◆ EXERCISE DETAILS: Would you find each line in the entries below with the string "symbol" and copy it?

◆ THE DATA:
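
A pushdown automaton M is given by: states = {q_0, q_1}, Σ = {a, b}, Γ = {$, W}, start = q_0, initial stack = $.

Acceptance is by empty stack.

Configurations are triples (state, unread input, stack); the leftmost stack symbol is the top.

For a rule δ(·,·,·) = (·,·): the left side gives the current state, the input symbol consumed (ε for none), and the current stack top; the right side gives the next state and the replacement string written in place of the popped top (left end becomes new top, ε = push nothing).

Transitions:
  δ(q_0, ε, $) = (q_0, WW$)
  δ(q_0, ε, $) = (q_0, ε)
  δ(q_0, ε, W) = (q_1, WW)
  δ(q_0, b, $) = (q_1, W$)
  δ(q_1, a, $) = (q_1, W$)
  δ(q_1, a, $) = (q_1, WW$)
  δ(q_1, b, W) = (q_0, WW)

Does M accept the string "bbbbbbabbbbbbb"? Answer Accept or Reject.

No computation consumes all input and empties the stack.

Reject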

◆ SOLVED EXERCISE:
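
Configurations are triples (state, unread input, stack); the leftmost stack symbol is the top.
For a rule δ(·,·,·) = (·,·): the left side gives the current state, the input symbol consumed (ε for none), and the current stack top; the right side gives the next state and the replacement string written in place of the popped top (left end becomes new top, ε = push nothing).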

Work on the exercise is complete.